**Collected data:**
* * *
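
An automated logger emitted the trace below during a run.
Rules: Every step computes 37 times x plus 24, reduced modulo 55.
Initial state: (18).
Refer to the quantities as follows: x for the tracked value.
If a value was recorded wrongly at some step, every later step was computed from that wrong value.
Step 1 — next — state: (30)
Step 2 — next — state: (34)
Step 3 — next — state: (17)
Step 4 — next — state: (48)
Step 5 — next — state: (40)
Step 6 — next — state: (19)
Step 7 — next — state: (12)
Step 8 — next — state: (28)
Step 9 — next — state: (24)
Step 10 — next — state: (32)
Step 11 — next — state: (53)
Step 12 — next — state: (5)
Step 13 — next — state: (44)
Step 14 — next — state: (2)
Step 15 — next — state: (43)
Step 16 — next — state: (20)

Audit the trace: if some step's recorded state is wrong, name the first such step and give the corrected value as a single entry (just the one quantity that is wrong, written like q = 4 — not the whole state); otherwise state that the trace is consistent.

step 1: x = (37*18 + 24) mod 55 = 30 -> confirmed correct
step 2: x = (37*30 + 24) mod 55 = 34 -> checks out
step 3: x = (37*34 + 24) mod 55 = 17 -> agrees with the trace
step 4: x = (37*17 + 24) mod 55 = 48 -> checks out
step 5: x = (37*48 + 24) mod 55 = 40 -> same as recorded
step 6: x = (37*40 + 24) mod 55 = 19 -> verified
step 7: x = (37*19 + 24) mod 55 = 12 -> verified
step 8: x = (37*12 + 24) mod 55 = 28 -> consistent with the trace
step 9: x = (37*28 + 24) mod 55 = 15 -> first mismatch against the trace
First incorrect step: 9; the correct value is x = 15.

step 9, x = 15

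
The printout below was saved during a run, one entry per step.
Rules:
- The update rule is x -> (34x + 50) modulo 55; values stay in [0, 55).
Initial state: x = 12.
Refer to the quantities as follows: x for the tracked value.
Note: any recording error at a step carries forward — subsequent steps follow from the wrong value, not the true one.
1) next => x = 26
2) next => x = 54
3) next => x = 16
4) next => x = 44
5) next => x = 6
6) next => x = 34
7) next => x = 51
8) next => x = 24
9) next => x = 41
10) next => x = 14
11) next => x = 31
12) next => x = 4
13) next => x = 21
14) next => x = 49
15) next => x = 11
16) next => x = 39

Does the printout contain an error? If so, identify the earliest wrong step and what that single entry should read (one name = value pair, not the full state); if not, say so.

step 1, x = 18

Recomputing the run from the initial state:
step 1: x = 18
step 2: x = 2
step 3: x = 8
step 4: x = 47
step 5: x = 53
step 6: x = 37
step 7: x = 43
step 8: x = 27
step 9: x = 33
step 10: x = 17
step 11: x = 23
step 12: x = 7
step 13: x = 13
step 14: x = 52
step 15: x = 3
step 16: x = 42
The first disagreement with the printout is at step 1, where the value should be x = 18.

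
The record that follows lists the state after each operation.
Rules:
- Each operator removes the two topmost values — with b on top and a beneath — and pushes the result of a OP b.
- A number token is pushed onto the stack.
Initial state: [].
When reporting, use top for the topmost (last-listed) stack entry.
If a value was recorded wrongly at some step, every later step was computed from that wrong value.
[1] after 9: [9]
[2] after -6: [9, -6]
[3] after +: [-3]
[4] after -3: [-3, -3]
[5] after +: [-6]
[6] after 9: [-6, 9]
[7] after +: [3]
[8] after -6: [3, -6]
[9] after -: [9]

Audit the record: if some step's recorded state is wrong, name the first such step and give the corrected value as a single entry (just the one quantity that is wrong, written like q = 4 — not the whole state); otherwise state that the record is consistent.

Recomputing the run from the initial state:
step 1: [9]
step 2: [9, -6]
step 3: [3]
step 4: [3, -3]
step 5: [0]
step 6: [0, 9]
step 7: [9]
step 8: [9, -6]
step 9: [15]
The first disagreement with the record is at step 3, where the value should be top = 3.

step 3, top = 3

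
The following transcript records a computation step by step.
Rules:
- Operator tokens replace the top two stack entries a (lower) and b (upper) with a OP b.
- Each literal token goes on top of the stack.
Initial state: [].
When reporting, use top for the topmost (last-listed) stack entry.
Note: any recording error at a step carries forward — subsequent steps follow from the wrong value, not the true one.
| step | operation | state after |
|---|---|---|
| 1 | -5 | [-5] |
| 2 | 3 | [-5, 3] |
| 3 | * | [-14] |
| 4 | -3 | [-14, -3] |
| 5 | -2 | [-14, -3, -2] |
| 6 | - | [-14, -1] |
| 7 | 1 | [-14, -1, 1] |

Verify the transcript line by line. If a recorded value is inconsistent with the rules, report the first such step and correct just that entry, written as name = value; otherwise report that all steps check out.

1. push -5: top = -5 (same as recorded)
2. push 3: top = 3 (matches)
3. -5 * 3 = -15 (this is not what the transcript shows)
First deviation found at step 3; the corrected entry is top = -15.

step 3, top = -15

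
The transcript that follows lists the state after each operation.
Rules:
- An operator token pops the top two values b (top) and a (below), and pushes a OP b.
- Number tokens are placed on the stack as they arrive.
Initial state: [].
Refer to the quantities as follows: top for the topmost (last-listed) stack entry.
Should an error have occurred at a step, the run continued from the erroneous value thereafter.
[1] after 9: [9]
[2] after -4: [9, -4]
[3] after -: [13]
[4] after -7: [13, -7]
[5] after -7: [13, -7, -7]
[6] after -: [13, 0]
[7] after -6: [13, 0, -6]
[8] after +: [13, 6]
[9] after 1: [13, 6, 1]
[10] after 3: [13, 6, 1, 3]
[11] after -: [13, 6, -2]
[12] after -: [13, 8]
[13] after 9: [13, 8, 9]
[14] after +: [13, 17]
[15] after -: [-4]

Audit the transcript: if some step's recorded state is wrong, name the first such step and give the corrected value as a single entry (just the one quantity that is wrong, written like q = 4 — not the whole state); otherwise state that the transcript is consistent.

step 8, top = -6

Recomputing the run from the initial state:
step 1: [9]
step 2: [9, -4]
step 3: [13]
step 4: [13, -7]
step 5: [13, -7, -7]
step 6: [13, 0]
step 7: [13, 0, -6]
step 8: [13, -6]
step 9: [13, -6, 1]
step 10: [13, -6, 1, 3]
step 11: [13, -6, -2]
step 12: [13, -4]
step 13: [13, -4, 9]
step 14: [13, 5]
step 15: [8]
The first disagreement with the transcript is at step 8, where the value should be top = -6.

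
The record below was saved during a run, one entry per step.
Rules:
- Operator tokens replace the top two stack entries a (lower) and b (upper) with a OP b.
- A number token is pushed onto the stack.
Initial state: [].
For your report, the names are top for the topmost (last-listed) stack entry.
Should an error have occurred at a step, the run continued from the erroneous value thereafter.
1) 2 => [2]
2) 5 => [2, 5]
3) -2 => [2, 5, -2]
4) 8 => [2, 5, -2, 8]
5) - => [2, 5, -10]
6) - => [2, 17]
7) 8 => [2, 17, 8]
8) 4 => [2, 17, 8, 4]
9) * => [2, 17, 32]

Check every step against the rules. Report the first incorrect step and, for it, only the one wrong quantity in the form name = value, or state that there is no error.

step 6, top = 15

Recomputing the run from the initial state:
step 1: [2]
step 2: [2, 5]
step 3: [2, 5, -2]
step 4: [2, 5, -2, 8]
step 5: [2, 5, -10]
step 6: [2, 15]
step 7: [2, 15, 8]
step 8: [2, 15, 8, 4]
step 9: [2, 15, 32]
The first disagreement with the record is at step 6, where the value should be top = 15.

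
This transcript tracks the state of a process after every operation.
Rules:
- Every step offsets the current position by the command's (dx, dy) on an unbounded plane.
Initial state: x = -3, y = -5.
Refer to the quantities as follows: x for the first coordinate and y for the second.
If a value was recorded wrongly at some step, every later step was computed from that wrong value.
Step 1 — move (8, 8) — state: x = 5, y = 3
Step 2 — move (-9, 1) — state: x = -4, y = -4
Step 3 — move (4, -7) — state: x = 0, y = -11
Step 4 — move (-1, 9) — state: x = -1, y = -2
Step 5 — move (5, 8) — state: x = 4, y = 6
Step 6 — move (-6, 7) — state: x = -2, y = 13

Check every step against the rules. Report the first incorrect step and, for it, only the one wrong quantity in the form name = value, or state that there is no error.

step 1: x = -3 + (8) = 5, y = -5 + (8) = 3 -> confirmed correct
step 2: x = 5 + (-9) = -4, y = 3 + (1) = 4 -> the entry is off here
Conclusion: step 2 carries the first error; the entry should be y = 4.

step 2, y = 4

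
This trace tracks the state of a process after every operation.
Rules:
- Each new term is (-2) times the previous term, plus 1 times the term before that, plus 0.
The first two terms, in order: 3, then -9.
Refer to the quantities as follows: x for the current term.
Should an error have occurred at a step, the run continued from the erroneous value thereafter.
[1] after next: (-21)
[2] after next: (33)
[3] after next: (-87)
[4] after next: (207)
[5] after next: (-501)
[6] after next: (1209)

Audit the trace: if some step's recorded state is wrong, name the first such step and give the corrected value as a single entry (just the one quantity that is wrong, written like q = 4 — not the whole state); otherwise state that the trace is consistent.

step 1, x = 21

step 1: x = -2*(-9) + (1)*(3) + (0) = 21 -> not what was recorded
First deviation found at step 1; the corrected entry is x = 21.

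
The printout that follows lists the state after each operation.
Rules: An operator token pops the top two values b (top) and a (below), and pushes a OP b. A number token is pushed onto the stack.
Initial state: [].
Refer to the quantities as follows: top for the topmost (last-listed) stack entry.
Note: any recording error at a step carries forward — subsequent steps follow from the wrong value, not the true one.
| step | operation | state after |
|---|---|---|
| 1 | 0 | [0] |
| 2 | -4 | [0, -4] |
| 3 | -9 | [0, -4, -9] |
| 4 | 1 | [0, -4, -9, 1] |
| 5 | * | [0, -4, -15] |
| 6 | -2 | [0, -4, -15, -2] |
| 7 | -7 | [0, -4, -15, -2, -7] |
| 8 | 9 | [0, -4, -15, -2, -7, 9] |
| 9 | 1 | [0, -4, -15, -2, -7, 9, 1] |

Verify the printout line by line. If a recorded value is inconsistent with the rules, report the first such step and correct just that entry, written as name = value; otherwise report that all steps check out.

step 5, top = -9

Recomputing the run from the initial state:
step 1: [0]
step 2: [0, -4]
step 3: [0, -4, -9]
step 4: [0, -4, -9, 1]
step 5: [0, -4, -9]
step 6: [0, -4, -9, -2]
step 7: [0, -4, -9, -2, -7]
step 8: [0, -4, -9, -2, -7, 9]
step 9: [0, -4, -9, -2, -7, 9, 1]
The first disagreement with the printout is at step 5, where the value should be top = -9.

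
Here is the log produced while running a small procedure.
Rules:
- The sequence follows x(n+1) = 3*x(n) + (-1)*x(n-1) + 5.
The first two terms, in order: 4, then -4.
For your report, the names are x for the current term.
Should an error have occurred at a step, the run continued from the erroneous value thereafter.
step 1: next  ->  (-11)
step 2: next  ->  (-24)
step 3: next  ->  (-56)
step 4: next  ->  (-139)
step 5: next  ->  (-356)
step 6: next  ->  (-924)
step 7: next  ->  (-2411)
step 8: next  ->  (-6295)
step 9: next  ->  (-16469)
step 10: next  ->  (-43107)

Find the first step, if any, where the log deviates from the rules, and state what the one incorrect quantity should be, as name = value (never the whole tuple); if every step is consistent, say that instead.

step 8, x = -6304

Recomputing the run from the initial state:
step 1: x = -11
step 2: x = -24
step 3: x = -56
step 4: x = -139
step 5: x = -356
step 6: x = -924
step 7: x = -2411
step 8: x = -6304
step 9: x = -16496
step 10: x = -43179
The first disagreement with the log is at step 8, where the value should be x = -6304.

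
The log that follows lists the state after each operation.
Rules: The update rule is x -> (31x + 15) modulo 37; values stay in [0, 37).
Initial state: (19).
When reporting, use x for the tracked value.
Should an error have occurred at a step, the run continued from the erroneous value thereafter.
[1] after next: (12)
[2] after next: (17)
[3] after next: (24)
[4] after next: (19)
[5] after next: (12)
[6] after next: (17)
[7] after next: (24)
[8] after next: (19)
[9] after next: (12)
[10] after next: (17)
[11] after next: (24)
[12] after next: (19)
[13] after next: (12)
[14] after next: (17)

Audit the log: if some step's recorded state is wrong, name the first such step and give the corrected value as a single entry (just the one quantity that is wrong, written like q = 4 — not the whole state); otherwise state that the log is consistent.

Recomputing the run from the initial state:
step 1: x = 12
step 2: x = 17
step 3: x = 24
step 4: x = 19
step 5: x = 12
step 6: x = 17
step 7: x = 24
step 8: x = 19
step 9: x = 12
step 10: x = 17
step 11: x = 24
step 12: x = 19
step 13: x = 12
step 14: x = 17
This matches the log at every step.

no error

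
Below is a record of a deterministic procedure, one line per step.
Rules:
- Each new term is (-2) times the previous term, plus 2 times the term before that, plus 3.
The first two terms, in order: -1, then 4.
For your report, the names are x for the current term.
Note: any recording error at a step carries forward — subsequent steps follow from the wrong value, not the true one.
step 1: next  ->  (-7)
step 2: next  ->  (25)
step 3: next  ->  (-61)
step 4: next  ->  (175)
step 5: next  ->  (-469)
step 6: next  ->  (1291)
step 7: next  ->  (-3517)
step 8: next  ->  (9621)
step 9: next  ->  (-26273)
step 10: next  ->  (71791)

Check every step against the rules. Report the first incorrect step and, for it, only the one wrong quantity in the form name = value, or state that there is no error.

Recomputing the run from the initial state:
step 1: x = -7
step 2: x = 25
step 3: x = -61
step 4: x = 175
step 5: x = -469
step 6: x = 1291
step 7: x = -3517
step 8: x = 9619
step 9: x = -26269
step 10: x = 71779
The first disagreement with the record is at step 8, where the value should be x = 9619.

step 8, x = 9619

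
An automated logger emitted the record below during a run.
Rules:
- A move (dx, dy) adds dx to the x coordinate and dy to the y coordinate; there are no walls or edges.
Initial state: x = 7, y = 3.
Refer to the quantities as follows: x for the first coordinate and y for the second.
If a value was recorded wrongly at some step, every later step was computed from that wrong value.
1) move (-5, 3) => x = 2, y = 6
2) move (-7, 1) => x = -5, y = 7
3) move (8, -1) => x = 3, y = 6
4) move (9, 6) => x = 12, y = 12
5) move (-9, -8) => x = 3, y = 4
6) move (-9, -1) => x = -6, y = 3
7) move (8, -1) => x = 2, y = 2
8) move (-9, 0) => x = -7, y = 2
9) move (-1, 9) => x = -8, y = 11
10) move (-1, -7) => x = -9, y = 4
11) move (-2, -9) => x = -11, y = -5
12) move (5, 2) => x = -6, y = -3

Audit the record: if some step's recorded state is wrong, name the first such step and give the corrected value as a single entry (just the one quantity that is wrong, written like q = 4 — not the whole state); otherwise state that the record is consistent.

no error

Step 1: x = 7 + (-5) = 2, y = 3 + (3) = 6 — verified.
Step 2: x = 2 + (-7) = -5, y = 6 + (1) = 7 — same as recorded.
Step 3: x = -5 + (8) = 3, y = 7 + (-1) = 6 — same as recorded.
Step 4: x = 3 + (9) = 12, y = 6 + (6) = 12 — same as recorded.
Step 5: x = 12 + (-9) = 3, y = 12 + (-8) = 4 — same as recorded.
Step 6: x = 3 + (-9) = -6, y = 4 + (-1) = 3 — agrees with the record.
Step 7: x = -6 + (8) = 2, y = 3 + (-1) = 2 — no discrepancy.
Step 8: x = 2 + (-9) = -7, y = 2 + (0) = 2 — confirmed correct.
Step 9: x = -7 + (-1) = -8, y = 2 + (9) = 11 — exactly as logged.
Step 10: x = -8 + (-1) = -9, y = 11 + (-7) = 4 — in agreement.
Step 11: x = -9 + (-2) = -11, y = 4 + (-9) = -5 — no discrepancy.
Step 12: x = -11 + (5) = -6, y = -5 + (2) = -3 — verified.
Every step is consistent.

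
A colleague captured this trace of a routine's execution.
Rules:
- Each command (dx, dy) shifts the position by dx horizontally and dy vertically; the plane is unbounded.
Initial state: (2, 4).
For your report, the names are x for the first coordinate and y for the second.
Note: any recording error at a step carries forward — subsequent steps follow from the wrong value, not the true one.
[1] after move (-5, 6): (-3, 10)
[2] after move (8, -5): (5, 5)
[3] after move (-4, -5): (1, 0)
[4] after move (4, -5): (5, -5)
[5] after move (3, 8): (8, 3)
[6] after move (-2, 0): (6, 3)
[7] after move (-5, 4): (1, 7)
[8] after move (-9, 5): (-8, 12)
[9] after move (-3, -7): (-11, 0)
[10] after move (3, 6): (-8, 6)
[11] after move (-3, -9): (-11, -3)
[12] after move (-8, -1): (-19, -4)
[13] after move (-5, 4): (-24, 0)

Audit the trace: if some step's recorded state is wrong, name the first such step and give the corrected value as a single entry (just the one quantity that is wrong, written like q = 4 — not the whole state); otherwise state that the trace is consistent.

step 9, y = 5

Recomputing the run from the initial state:
step 1: x = -3, y = 10
step 2: x = 5, y = 5
step 3: x = 1, y = 0
step 4: x = 5, y = -5
step 5: x = 8, y = 3
step 6: x = 6, y = 3
step 7: x = 1, y = 7
step 8: x = -8, y = 12
step 9: x = -11, y = 5
step 10: x = -8, y = 11
step 11: x = -11, y = 2
step 12: x = -19, y = 1
step 13: x = -24, y = 5
The first disagreement with the trace is at step 9, where the value should be y = 5.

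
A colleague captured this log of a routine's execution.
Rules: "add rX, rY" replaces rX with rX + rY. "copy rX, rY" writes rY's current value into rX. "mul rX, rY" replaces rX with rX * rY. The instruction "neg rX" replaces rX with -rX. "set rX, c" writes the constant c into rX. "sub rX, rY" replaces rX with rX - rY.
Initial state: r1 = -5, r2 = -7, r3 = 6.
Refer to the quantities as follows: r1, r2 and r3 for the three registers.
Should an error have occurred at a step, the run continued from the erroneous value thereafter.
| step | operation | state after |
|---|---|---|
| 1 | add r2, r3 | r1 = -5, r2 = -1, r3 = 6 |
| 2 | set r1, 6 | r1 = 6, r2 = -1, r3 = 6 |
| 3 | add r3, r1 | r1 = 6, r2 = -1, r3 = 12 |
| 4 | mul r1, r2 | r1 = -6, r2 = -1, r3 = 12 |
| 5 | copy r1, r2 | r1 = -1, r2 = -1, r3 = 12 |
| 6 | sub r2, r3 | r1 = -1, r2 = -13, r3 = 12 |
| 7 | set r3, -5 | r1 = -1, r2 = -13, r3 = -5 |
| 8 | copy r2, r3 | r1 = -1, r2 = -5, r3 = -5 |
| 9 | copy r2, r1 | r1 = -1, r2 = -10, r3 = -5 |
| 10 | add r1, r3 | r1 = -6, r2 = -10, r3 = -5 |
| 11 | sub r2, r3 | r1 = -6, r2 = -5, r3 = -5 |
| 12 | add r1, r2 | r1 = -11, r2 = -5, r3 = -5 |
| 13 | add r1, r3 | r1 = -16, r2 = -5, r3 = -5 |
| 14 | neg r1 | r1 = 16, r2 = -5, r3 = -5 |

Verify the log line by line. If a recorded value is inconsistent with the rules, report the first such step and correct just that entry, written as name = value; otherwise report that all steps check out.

Recomputing the run from the initial state:
step 1: r1 = -5, r2 = -1, r3 = 6
step 2: r1 = 6, r2 = -1, r3 = 6
step 3: r1 = 6, r2 = -1, r3 = 12
step 4: r1 = -6, r2 = -1, r3 = 12
step 5: r1 = -1, r2 = -1, r3 = 12
step 6: r1 = -1, r2 = -13, r3 = 12
step 7: r1 = -1, r2 = -13, r3 = -5
step 8: r1 = -1, r2 = -5, r3 = -5
step 9: r1 = -1, r2 = -1, r3 = -5
step 10: r1 = -6, r2 = -1, r3 = -5
step 11: r1 = -6, r2 = 4, r3 = -5
step 12: r1 = -2, r2 = 4, r3 = -5
step 13: r1 = -7, r2 = 4, r3 = -5
step 14: r1 = 7, r2 = 4, r3 = -5
The first disagreement with the log is at step 9, where the value should be r2 = -1.

step 9, r2 = -1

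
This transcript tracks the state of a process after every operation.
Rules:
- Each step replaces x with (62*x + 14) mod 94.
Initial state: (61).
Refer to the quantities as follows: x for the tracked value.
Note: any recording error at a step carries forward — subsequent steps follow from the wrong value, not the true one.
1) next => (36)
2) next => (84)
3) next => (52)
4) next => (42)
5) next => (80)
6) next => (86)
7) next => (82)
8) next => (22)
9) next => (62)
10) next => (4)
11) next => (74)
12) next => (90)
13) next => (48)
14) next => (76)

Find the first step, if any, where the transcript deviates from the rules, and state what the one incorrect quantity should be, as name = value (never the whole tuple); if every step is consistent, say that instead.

Recomputing the run from the initial state:
step 1: x = 36
step 2: x = 84
step 3: x = 52
step 4: x = 42
step 5: x = 80
step 6: x = 86
step 7: x = 82
step 8: x = 22
step 9: x = 62
step 10: x = 4
step 11: x = 74
step 12: x = 90
step 13: x = 48
step 14: x = 76
This matches the transcript at every step.

no error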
* * *
Look through the entries. Copy out each line with "automated" in it.

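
An automated logger emitted the trace below during a run.
An automated logger emitted the record below during a run.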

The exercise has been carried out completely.